* [Task details]:
Wherever the word "characters" turns up in a line of the entries, copy that line.

Dataset excerpts:
########################################

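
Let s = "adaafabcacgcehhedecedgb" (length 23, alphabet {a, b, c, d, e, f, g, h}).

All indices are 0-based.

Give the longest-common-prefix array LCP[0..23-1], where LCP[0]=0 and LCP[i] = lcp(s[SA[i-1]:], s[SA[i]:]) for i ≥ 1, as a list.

[0, 1, 1, 1, 1, 0, 1, 0, 1, 2, 1, 0, 1, 1, 0, 1, 2, 1, 0, 0, 1, 0, 1]

rank | idx | suffix
   0 |   2 | aafabcacgcehhedecedgb
   1 |   5 | abcacgcehhedecedgb
   2 |   8 | acgcehhedecedgb
   3 |   0 | adaafabcacgcehhedecedgb
   4 |   3 | afabcacgcehhedecedgb
   5 |  22 | b
   6 |   6 | bcacgcehhedecedgb
   7 |   7 | cacgcehhedecedgb
   8 |  18 | cedgb
   9 |  11 | cehhedecedgb
  10 |   9 | cgcehhedecedgb
  11 |   1 | daafabcacgcehhedecedgb
  12 |  16 | decedgb
  13 |  20 | dgb
  14 |  17 | ecedgb
  15 |  15 | edecedgb
  16 |  19 | edgb
  17 |  12 | ehhedecedgb
  18 |   4 | fabcacgcehhedecedgb
  19 |  21 | gb
  20 |  10 | gcehhedecedgb
  21 |  14 | hedecedgb
  22 |  13 | hhedecedgb

SA = [2, 5, 8, 0, 3, 22, 6, 7, 18, 11, 9, 1, 16, 20, 17, 15, 19, 12, 4, 21, 10, 14, 13]
rank  pair      lcp
   1  s[2:],s[5:]  1  'a'
   2  s[5:],s[8:]  1  'a'
   3  s[8:],s[0:]  1  'a'
   4  s[0:],s[3:]  1  'a'
   5  s[3:],s[22:]  0  ''
   6  s[22:],s[6:]  1  'b'
   7  s[6:],s[7:]  0  ''
   8  s[7:],s[18:]  1  'c'
   9  s[18:],s[11:]  2  'ce'
  10  s[11:],s[9:]  1  'c'
  11  s[9:],s[1:]  0  ''
  12  s[1:],s[16:]  1  'd'
  13  s[16:],s[20:]  1  'd'
  14  s[20:],s[17:]  0  ''
  15  s[17:],s[15:]  1  'e'
  16  s[15:],s[19:]  2  'ed'
  17  s[19:],s[12:]  1  'e'
  18  s[12:],s[4:]  0  ''
  19  s[4:],s[21:]  0  ''
  20  s[21:],s[10:]  1  'g'
  21  s[10:],s[14:]  0  ''
  22  s[14:],s[13:]  1  'h'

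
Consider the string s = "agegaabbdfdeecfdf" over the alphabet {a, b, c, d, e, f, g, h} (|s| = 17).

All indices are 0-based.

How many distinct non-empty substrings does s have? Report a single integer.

141

sorted suffixes:
  #0 SA[0]=4  'aabbdfdeecfdf'
  #1 SA[1]=5  'abbdfdeecfdf'
  #2 SA[2]=0  'agegaabbdfdeecfdf'
  #3 SA[3]=6  'bbdfdeecfdf'
  #4 SA[4]=7  'bdfdeecfdf'
  #5 SA[5]=13  'cfdf'
  #6 SA[6]=10  'deecfdf'
  #7 SA[7]=15  'df'
  #8 SA[8]=8  'dfdeecfdf'
  #9 SA[9]=12  'ecfdf'
  #10 SA[10]=11  'eecfdf'
  #11 SA[11]=2  'egaabbdfdeecfdf'
  #12 SA[12]=16  'f'
  #13 SA[13]=9  'fdeecfdf'
  #14 SA[14]=14  'fdf'
  #15 SA[15]=3  'gaabbdfdeecfdf'
  #16 SA[16]=1  'gegaabbdfdeecfdf'

SA = [4, 5, 0, 6, 7, 13, 10, 15, 8, 12, 11, 2, 16, 9, 14, 3, 1]
i: (SA[i-1],SA[i]) lcp shared
  1: (4,5) 1 'a'
  2: (5,0) 1 'a'
  3: (0,6) 0 ''
  4: (6,7) 1 'b'
  5: (7,13) 0 ''
  6: (13,10) 0 ''
  7: (10,15) 1 'd'
  8: (15,8) 2 'df'
  9: (8,12) 0 ''
  10: (12,11) 1 'e'
  11: (11,2) 1 'e'
  12: (2,16) 0 ''
  13: (16,9) 1 'f'
  14: (9,14) 2 'fd'
  15: (14,3) 0 ''
  16: (3,1) 1 'g'

n(n+1)/2 = 17·18/2 = 153
Σ LCP = 0 + 1 + 1 + 0 + 1 + 0 + 0 + 1 + 2 + 0 + 1 + 1 + 0 + 1 + 2 + 0 + 1 = 12
distinct = 153 − 12 = 141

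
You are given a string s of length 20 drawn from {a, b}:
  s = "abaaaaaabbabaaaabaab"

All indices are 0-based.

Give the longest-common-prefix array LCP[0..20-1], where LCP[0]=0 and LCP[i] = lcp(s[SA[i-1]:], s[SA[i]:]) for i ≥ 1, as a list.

rank→(start, suffix):
  0 → (2, 'aaaaaabbabaaaabaab')
  1 → (3, 'aaaaabbabaaaabaab')
  2 → (12, 'aaaabaab')
  3 → (4, 'aaaabbabaaaabaab')
  4 → (13, 'aaabaab')
  5 → (5, 'aaabbabaaaabaab')
  6 → (17, 'aab')
  7 → (14, 'aabaab')
  8 → (6, 'aabbabaaaabaab')
  9 → (18, 'ab')
  10 → (0, 'abaaaaaabbabaaaabaab')
  11 → (10, 'abaaaabaab')
  12 → (15, 'abaab')
  13 → (7, 'abbabaaaabaab')
  14 → (19, 'b')
  15 → (1, 'baaaaaabbabaaaabaab')
  16 → (11, 'baaaabaab')
  17 → (16, 'baab')
  18 → (9, 'babaaaabaab')
  19 → (8, 'bbabaaaabaab')

SA = [2, 3, 12, 4, 13, 5, 17, 14, 6, 18, 0, 10, 15, 7, 19, 1, 11, 16, 9, 8]
rank  pair      lcp
   1  s[2:],s[3:]  5  'aaaaa'
   2  s[3:],s[12:]  4  'aaaa'
   3  s[12:],s[4:]  5  'aaaab'
   4  s[4:],s[13:]  3  'aaa'
   5  s[13:],s[5:]  4  'aaab'
   6  s[5:],s[17:]  2  'aa'
   7  s[17:],s[14:]  3  'aab'
   8  s[14:],s[6:]  3  'aab'
   9  s[6:],s[18:]  1  'a'
  10  s[18:],s[0:]  2  'ab'
  11  s[0:],s[10:]  6  'abaaaa'
  12  s[10:],s[15:]  4  'abaa'
  13  s[15:],s[7:]  2  'ab'
  14  s[7:],s[19:]  0  ''
  15  s[19:],s[1:]  1  'b'
  16  s[1:],s[11:]  5  'baaaa'
  17  s[11:],s[16:]  3  'baa'
  18  s[16:],s[9:]  2  'ba'
  19  s[9:],s[8:]  1  'b'

[0, 5, 4, 5, 3, 4, 2, 3, 3, 1, 2, 6, 4, 2, 0, 1, 5, 3, 2, 1]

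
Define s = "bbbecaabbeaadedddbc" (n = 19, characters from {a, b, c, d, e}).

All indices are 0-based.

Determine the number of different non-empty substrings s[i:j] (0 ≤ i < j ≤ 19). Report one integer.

170

rank | idx | suffix
   0 |   5 | aabbeaadedddbc
   1 |  10 | aadedddbc
   2 |   6 | abbeaadedddbc
   3 |  11 | adedddbc
   4 |   0 | bbbecaabbeaadedddbc
   5 |   7 | bbeaadedddbc
   6 |   1 | bbecaabbeaadedddbc
   7 |  17 | bc
   8 |   8 | beaadedddbc
   9 |   2 | becaabbeaadedddbc
  10 |  18 | c
  11 |   4 | caabbeaadedddbc
  12 |  16 | dbc
  13 |  15 | ddbc
  14 |  14 | dddbc
  15 |  12 | dedddbc
  16 |   9 | eaadedddbc
  17 |   3 | ecaabbeaadedddbc
  18 |  13 | edddbc

SA = [5, 10, 6, 11, 0, 7, 1, 17, 8, 2, 18, 4, 16, 15, 14, 12, 9, 3, 13]
rank  pair      lcp
   1  s[5:],s[10:]  2  'aa'
   2  s[10:],s[6:]  1  'a'
   3  s[6:],s[11:]  1  'a'
   4  s[11:],s[0:]  0  ''
   5  s[0:],s[7:]  2  'bb'
   6  s[7:],s[1:]  3  'bbe'
   7  s[1:],s[17:]  1  'b'
   8  s[17:],s[8:]  1  'b'
   9  s[8:],s[2:]  2  'be'
  10  s[2:],s[18:]  0  ''
  11  s[18:],s[4:]  1  'c'
  12  s[4:],s[16:]  0  ''
  13  s[16:],s[15:]  1  'd'
  14  s[15:],s[14:]  2  'dd'
  15  s[14:],s[12:]  1  'd'
  16  s[12:],s[9:]  0  ''
  17  s[9:],s[3:]  1  'e'
  18  s[3:],s[13:]  1  'e'

n(n+1)/2 = 19·20/2 = 190
Σ LCP = 0 + 2 + 1 + 1 + 0 + 2 + 3 + 1 + 1 + 2 + 0 + 1 + 0 + 1 + 2 + 1 + 0 + 1 + 1 = 20
distinct = 190 − 20 = 170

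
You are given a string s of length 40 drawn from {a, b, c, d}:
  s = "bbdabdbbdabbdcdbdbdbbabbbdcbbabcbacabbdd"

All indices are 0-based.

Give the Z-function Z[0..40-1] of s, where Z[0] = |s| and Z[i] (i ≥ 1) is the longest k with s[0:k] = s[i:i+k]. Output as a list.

[40, 1, 0, 0, 1, 0, 5, 1, 0, 0, 3, 1, 0, 0, 0, 1, 0, 1, 0, 2, 1, 0, 2, 3, 1, 0, 0, 2, 1, 0, 1, 0, 1, 0, 0, 0, 3, 1, 0, 0]

Z[0]=40
i=1: fresh scan; Z[1]=1 scan→box=[1,2)
i=2: fresh scan; Z[2]=0
i=3: fresh scan; Z[3]=0
i=4: fresh scan; Z[4]=1 scan→box=[4,5)
i=5: fresh scan; Z[5]=0
i=6: fresh scan; Z[6]=5 scan→box=[6,11)
i=7: min(r-i=4, Z[1]=1)=1; Z[7]=1
i=8: min(r-i=3, Z[2]=0)=0; Z[8]=0
i=9: min(r-i=2, Z[3]=0)=0; Z[9]=0
i=10: min(r-i=1, Z[4]=1)=1; Z[10]=3 scan→box=[10,13)
i=11: min(r-i=2, Z[1]=1)=1; Z[11]=1
i=12: min(r-i=1, Z[2]=0)=0; Z[12]=0
i=13: fresh scan; Z[13]=0
i=14: fresh scan; Z[14]=0
i=15: fresh scan; Z[15]=1 scan→box=[15,16)
i=16: fresh scan; Z[16]=0
i=17: fresh scan; Z[17]=1 scan→box=[17,18)
i=18: fresh scan; Z[18]=0
i=19: fresh scan; Z[19]=2 scan→box=[19,21)
i=20: min(r-i=1, Z[1]=1)=1; Z[20]=1
i=21: fresh scan; Z[21]=0
i=22: fresh scan; Z[22]=2 scan→box=[22,24)
i=23: min(r-i=1, Z[1]=1)=1; Z[23]=3 scan→box=[23,26)
i=24: min(r-i=2, Z[1]=1)=1; Z[24]=1
i=25: min(r-i=1, Z[2]=0)=0; Z[25]=0
i=26: fresh scan; Z[26]=0
i=27: fresh scan; Z[27]=2 scan→box=[27,29)
i=28: min(r-i=1, Z[1]=1)=1; Z[28]=1
i=29: fresh scan; Z[29]=0
i=30: fresh scan; Z[30]=1 scan→box=[30,31)
i=31: fresh scan; Z[31]=0
i=32: fresh scan; Z[32]=1 scan→box=[32,33)
i=33: fresh scan; Z[33]=0
i=34: fresh scan; Z[34]=0
i=35: fresh scan; Z[35]=0
i=36: fresh scan; Z[36]=3 scan→box=[36,39)
i=37: min(r-i=2, Z[1]=1)=1; Z[37]=1
i=38: min(r-i=1, Z[2]=0)=0; Z[38]=0
i=39: fresh scan; Z[39]=0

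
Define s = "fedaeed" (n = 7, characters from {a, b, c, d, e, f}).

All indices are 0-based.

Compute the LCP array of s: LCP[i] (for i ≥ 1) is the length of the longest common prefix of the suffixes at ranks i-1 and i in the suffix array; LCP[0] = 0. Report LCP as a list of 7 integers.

[0, 0, 1, 0, 2, 1, 0]

rank→(start, suffix):
  0 → (3, 'aeed')
  1 → (6, 'd')
  2 → (2, 'daeed')
  3 → (5, 'ed')
  4 → (1, 'edaeed')
  5 → (4, 'eed')
  6 → (0, 'fedaeed')

SA = [3, 6, 2, 5, 1, 4, 0]
[i] adj suffixes → lcp
  [1] 3/6 → 0 ('')
  [2] 6/2 → 1 ('d')
  [3] 2/5 → 0 ('')
  [4] 5/1 → 2 ('ed')
  [5] 1/4 → 1 ('e')
  [6] 4/0 → 0 ('')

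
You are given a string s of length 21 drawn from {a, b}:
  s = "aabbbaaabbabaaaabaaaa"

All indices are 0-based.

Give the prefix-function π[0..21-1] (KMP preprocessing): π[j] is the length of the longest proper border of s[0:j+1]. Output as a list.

π[0] = 0
j=1 s[j]='a': π[1]=1 (border 'a')
j=2 s[j]='b': k: 1→0; π[2]=0 (border '')
j=3 s[j]='b': π[3]=0 (border '')
j=4 s[j]='b': π[4]=0 (border '')
j=5 s[j]='a': π[5]=1 (border 'a')
j=6 s[j]='a': π[6]=2 (border 'aa')
j=7 s[j]='a': k: 2→1; π[7]=2 (border 'aa')
j=8 s[j]='b': π[8]=3 (border 'aab')
j=9 s[j]='b': π[9]=4 (border 'aabb')
j=10 s[j]='a': k: 4→0; π[10]=1 (border 'a')
j=11 s[j]='b': k: 1→0; π[11]=0 (border '')
j=12 s[j]='a': π[12]=1 (border 'a')
j=13 s[j]='a': π[13]=2 (border 'aa')
j=14 s[j]='a': k: 2→1; π[14]=2 (border 'aa')
j=15 s[j]='a': k: 2→1; π[15]=2 (border 'aa')
j=16 s[j]='b': π[16]=3 (border 'aab')
j=17 s[j]='a': k: 3→0; π[17]=1 (border 'a')
j=18 s[j]='a': π[18]=2 (border 'aa')
j=19 s[j]='a': k: 2→1; π[19]=2 (border 'aa')
j=20 s[j]='a': k: 2→1; π[20]=2 (border 'aa')

[0, 1, 0, 0, 0, 1, 2, 2, 3, 4, 1, 0, 1, 2, 2, 2, 3, 1, 2, 2, 2]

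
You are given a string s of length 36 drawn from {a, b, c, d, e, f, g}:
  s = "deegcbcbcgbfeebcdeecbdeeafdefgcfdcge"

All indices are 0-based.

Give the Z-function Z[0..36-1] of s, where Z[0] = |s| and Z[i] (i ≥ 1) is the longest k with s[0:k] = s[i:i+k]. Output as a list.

[36, 0, 0, 0, 0, 0, 0, 0, 0, 0, 0, 0, 0, 0, 0, 0, 3, 0, 0, 0, 0, 3, 0, 0, 0, 0, 2, 0, 0, 0, 0, 0, 1, 0, 0, 0]

Z[0]=36
i=1: i≥r, start 0; Z[1]=0
i=2: i≥r, start 0; Z[2]=0
i=3: i≥r, start 0; Z[3]=0
i=4: i≥r, start 0; Z[4]=0
i=5: i≥r, start 0; Z[5]=0
i=6: i≥r, start 0; Z[6]=0
i=7: i≥r, start 0; Z[7]=0
i=8: i≥r, start 0; Z[8]=0
i=9: i≥r, start 0; Z[9]=0
i=10: i≥r, start 0; Z[10]=0
i=11: i≥r, start 0; Z[11]=0
i=12: i≥r, start 0; Z[12]=0
i=13: i≥r, start 0; Z[13]=0
i=14: i≥r, start 0; Z[14]=0
i=15: i≥r, start 0; Z[15]=0
i=16: i≥r, start 0; Z[16]=3 extend→box=[16,19)
i=17: min(r-i=2, Z[1]=0)=0; Z[17]=0
i=18: min(r-i=1, Z[2]=0)=0; Z[18]=0
i=19: i≥r, start 0; Z[19]=0
i=20: i≥r, start 0; Z[20]=0
i=21: i≥r, start 0; Z[21]=3 extend→box=[21,24)
i=22: min(r-i=2, Z[1]=0)=0; Z[22]=0
i=23: min(r-i=1, Z[2]=0)=0; Z[23]=0
i=24: i≥r, start 0; Z[24]=0
i=25: i≥r, start 0; Z[25]=0
i=26: i≥r, start 0; Z[26]=2 extend→box=[26,28)
i=27: min(r-i=1, Z[1]=0)=0; Z[27]=0
i=28: i≥r, start 0; Z[28]=0
i=29: i≥r, start 0; Z[29]=0
i=30: i≥r, start 0; Z[30]=0
i=31: i≥r, start 0; Z[31]=0
i=32: i≥r, start 0; Z[32]=1 extend→box=[32,33)
i=33: i≥r, start 0; Z[33]=0
i=34: i≥r, start 0; Z[34]=0
i=35: i≥r, start 0; Z[35]=0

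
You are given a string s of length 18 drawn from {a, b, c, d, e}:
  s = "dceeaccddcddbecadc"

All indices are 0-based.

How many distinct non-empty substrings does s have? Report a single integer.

rank | idx | suffix
   0 |   4 | accddcddbecadc
   1 |  15 | adc
   2 |  12 | becadc
   3 |  17 | c
   4 |  14 | cadc
   5 |   5 | ccddcddbecadc
   6 |   9 | cddbecadc
   7 |   6 | cddcddbecadc
   8 |   1 | ceeaccddcddbecadc
   9 |  11 | dbecadc
  10 |  16 | dc
  11 |   8 | dcddbecadc
  12 |   0 | dceeaccddcddbecadc
  13 |  10 | ddbecadc
  14 |   7 | ddcddbecadc
  15 |   3 | eaccddcddbecadc
  16 |  13 | ecadc
  17 |   2 | eeaccddcddbecadc

SA = [4, 15, 12, 17, 14, 5, 9, 6, 1, 11, 16, 8, 0, 10, 7, 3, 13, 2]
[i] adj suffixes → lcp
  [1] 4/15 → 1 ('a')
  [2] 15/12 → 0 ('')
  [3] 12/17 → 0 ('')
  [4] 17/14 → 1 ('c')
  [5] 14/5 → 1 ('c')
  [6] 5/9 → 1 ('c')
  [7] 9/6 → 3 ('cdd')
  [8] 6/1 → 1 ('c')
  [9] 1/11 → 0 ('')
  [10] 11/16 → 1 ('d')
  [11] 16/8 → 2 ('dc')
  [12] 8/0 → 2 ('dc')
  [13] 0/10 → 1 ('d')
  [14] 10/7 → 2 ('dd')
  [15] 7/3 → 0 ('')
  [16] 3/13 → 1 ('e')
  [17] 13/2 → 1 ('e')

n(n+1)/2 = 18·19/2 = 171
Σ LCP = 0 + 1 + 0 + 0 + 1 + 1 + 1 + 3 + 1 + 0 + 1 + 2 + 2 + 1 + 2 + 0 + 1 + 1 = 18
distinct = 171 − 18 = 153

153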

########################################

* [Result for this exercise]:
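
Define s = "bbbecaabbeaadedddbc" (n = 19, characters from {a, b, c, d, e}).
Define s = "fedaeed" (n = 7, characters from {a, b, c, d, e, f}).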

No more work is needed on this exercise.